*** Data to examine Section Begins ***

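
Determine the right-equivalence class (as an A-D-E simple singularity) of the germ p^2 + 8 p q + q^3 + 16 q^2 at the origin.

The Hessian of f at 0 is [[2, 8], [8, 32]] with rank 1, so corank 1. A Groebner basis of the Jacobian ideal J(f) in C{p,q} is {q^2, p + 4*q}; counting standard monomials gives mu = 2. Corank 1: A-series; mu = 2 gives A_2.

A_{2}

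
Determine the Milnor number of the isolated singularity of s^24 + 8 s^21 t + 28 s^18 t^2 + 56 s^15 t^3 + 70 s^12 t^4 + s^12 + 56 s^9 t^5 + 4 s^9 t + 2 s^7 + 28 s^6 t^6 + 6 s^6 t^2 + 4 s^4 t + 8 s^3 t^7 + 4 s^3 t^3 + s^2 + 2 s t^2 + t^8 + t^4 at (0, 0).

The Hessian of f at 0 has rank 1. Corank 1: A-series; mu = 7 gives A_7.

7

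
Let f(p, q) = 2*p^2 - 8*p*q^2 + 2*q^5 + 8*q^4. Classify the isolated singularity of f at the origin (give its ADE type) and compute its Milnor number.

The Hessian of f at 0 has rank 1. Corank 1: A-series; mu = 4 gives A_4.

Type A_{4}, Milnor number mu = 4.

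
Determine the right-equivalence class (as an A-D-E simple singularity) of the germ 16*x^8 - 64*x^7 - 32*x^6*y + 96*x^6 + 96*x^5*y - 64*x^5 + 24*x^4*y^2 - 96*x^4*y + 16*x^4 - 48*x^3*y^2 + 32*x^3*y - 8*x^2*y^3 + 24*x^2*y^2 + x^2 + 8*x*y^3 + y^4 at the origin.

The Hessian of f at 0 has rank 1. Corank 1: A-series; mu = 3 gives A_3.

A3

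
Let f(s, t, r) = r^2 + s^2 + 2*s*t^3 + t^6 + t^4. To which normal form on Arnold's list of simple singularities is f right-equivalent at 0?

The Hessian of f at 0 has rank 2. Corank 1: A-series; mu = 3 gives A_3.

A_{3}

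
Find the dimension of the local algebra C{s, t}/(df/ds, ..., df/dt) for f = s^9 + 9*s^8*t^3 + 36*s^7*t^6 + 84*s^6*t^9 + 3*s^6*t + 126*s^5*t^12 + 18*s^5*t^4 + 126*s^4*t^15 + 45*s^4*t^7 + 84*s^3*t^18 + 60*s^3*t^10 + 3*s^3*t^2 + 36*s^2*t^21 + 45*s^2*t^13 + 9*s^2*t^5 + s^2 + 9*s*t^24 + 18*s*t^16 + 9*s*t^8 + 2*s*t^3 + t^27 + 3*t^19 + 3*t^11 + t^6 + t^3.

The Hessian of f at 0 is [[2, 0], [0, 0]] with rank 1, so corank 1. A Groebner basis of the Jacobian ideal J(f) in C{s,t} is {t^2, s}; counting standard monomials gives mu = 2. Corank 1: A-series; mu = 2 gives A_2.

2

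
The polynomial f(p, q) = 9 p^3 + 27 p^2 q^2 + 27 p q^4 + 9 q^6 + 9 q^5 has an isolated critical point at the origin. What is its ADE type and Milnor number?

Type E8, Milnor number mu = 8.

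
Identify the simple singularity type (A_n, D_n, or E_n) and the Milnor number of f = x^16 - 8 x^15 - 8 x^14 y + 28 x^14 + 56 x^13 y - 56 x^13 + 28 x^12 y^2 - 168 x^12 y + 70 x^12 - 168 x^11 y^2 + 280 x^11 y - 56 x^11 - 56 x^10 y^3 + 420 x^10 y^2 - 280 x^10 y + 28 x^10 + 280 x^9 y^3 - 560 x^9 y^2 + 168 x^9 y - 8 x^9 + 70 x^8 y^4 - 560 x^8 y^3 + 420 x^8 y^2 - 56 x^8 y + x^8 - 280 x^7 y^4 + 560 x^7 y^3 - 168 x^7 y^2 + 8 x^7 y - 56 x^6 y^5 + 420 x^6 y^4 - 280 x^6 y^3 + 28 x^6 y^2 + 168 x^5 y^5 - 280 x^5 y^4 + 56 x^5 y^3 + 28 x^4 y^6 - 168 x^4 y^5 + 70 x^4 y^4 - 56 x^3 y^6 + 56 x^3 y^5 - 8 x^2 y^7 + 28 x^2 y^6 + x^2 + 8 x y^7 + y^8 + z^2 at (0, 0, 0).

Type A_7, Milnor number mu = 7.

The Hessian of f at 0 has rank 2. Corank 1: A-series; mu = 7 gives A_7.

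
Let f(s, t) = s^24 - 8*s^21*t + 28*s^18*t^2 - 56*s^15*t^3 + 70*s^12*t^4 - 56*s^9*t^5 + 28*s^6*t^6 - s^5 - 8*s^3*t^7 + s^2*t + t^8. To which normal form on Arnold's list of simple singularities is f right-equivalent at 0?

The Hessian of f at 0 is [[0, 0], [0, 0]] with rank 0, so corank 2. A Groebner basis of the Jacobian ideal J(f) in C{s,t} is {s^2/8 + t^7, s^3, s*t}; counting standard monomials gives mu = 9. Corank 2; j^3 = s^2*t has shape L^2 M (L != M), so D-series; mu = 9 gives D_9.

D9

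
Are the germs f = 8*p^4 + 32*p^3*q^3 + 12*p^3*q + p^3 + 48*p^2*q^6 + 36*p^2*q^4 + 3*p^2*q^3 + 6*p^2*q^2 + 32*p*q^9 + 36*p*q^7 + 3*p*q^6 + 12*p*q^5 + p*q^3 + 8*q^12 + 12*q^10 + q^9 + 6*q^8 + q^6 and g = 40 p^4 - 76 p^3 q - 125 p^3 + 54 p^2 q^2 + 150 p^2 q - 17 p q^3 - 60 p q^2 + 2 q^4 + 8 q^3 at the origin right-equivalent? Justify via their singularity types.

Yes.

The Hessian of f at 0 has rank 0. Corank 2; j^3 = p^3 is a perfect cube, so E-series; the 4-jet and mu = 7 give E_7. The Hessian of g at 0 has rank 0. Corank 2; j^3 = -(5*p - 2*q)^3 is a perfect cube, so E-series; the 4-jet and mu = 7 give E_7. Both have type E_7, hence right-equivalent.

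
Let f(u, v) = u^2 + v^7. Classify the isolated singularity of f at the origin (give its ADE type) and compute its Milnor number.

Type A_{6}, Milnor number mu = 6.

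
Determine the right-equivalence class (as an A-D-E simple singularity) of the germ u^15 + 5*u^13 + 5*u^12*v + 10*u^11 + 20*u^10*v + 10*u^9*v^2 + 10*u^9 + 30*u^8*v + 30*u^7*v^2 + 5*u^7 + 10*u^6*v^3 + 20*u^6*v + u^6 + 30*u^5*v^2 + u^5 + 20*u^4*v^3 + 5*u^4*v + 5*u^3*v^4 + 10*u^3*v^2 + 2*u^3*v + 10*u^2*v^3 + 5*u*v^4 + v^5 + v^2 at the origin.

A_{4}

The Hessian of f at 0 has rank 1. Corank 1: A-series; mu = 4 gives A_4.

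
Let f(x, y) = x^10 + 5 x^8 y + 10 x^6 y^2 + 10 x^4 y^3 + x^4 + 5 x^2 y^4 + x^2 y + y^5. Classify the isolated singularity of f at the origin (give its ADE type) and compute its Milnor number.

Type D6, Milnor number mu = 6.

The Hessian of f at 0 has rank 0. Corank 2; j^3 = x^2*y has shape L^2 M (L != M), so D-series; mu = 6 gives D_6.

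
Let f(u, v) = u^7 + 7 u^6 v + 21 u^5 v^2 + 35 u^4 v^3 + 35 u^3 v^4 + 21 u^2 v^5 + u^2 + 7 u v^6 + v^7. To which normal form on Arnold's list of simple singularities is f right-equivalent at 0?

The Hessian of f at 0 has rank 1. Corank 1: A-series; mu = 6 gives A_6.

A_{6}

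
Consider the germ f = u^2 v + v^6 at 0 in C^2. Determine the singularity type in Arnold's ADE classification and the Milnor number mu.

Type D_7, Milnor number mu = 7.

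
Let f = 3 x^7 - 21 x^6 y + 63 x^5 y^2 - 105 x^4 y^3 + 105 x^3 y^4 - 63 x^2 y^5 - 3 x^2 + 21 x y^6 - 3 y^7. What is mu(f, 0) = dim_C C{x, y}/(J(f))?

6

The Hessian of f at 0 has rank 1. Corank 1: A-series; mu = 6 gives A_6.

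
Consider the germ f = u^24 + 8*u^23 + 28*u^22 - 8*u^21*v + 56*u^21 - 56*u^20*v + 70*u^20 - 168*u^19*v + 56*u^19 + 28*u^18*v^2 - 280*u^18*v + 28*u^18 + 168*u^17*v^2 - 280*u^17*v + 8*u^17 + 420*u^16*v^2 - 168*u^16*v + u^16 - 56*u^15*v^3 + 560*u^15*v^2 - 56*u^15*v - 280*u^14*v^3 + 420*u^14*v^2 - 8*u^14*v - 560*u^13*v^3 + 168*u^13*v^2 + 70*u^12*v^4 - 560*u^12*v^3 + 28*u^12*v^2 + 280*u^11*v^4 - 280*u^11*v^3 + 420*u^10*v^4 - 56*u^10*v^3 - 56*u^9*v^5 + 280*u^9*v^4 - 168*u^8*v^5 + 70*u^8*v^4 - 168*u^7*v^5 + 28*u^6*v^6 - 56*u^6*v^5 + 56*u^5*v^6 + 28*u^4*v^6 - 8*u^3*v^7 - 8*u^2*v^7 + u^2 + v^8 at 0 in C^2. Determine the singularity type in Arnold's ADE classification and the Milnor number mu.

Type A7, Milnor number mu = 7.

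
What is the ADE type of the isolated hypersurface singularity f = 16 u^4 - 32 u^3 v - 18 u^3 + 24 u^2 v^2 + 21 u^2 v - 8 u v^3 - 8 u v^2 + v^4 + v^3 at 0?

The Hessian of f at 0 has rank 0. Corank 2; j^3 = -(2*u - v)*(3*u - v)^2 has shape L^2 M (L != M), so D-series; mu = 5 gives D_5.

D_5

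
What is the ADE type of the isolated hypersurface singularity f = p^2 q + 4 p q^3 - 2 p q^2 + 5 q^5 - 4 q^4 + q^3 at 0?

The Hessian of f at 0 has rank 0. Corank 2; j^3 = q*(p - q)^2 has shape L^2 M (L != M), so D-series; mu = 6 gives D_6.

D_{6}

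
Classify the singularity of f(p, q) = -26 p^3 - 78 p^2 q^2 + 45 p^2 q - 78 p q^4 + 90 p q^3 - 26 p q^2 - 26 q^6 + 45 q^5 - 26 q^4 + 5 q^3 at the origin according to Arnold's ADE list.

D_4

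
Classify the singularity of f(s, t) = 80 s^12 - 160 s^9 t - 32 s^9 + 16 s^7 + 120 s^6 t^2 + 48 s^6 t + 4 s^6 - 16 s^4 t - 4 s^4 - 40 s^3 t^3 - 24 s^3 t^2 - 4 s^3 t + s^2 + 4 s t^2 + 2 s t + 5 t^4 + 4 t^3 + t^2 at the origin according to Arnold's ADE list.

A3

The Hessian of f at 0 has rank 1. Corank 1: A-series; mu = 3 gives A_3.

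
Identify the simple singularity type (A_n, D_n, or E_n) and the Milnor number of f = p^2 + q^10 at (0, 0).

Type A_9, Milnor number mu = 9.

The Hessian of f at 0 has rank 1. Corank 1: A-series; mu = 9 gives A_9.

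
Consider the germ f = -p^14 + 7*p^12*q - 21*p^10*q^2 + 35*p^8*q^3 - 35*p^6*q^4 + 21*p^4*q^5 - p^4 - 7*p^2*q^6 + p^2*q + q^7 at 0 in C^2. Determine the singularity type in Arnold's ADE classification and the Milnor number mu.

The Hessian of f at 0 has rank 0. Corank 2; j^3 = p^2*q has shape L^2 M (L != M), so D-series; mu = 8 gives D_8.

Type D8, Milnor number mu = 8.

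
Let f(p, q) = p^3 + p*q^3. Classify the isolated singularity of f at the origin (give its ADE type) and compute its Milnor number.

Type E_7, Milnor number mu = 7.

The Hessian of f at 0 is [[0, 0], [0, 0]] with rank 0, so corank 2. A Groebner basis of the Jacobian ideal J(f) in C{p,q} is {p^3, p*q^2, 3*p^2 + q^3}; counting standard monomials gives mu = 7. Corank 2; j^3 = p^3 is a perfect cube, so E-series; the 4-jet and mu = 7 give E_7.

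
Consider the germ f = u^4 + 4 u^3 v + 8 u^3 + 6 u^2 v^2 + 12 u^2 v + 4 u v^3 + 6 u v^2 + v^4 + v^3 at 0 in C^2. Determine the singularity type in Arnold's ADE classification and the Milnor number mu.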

*** Data to examine Section Ends ***

Instructions for the task = Quote exactly and only the lines from the one holding "Consider the germ f = -p^14" through the end of the data.

Exercise answer =
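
Consider the germ f = -p^14 + 7*p^12*q - 21*p^10*q^2 + 35*p^8*q^3 - 35*p^6*q^4 + 21*p^4*q^5 - p^4 - 7*p^2*q^6 + p^2*q + q^7 at 0 in C^2. Determine the singularity type in Arnold's ADE classification and the Milnor number mu.

The Hessian of f at 0 has rank 0. Corank 2; j^3 = p^2*q has shape L^2 M (L != M), so D-series; mu = 8 gives D_8.

Type D8, Milnor number mu = 8.

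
Let f(p, q) = p^3 + p*q^3. Classify the isolated singularity of f at the origin (give its ADE type) and compute its Milnor number.

Type E_7, Milnor number mu = 7.

The Hessian of f at 0 is [[0, 0], [0, 0]] with rank 0, so corank 2. A Groebner basis of the Jacobian ideal J(f) in C{p,q} is {p^3, p*q^2, 3*p^2 + q^3}; counting standard monomials gives mu = 7. Corank 2; j^3 = p^3 is a perfect cube, so E-series; the 4-jet and mu = 7 give E_7.

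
Consider the germ f = u^4 + 4 u^3 v + 8 u^3 + 6 u^2 v^2 + 12 u^2 v + 4 u v^3 + 6 u v^2 + v^4 + v^3 at 0 in C^2. Determine the singularity type in Arnold's ADE classification and the Milnor number mu.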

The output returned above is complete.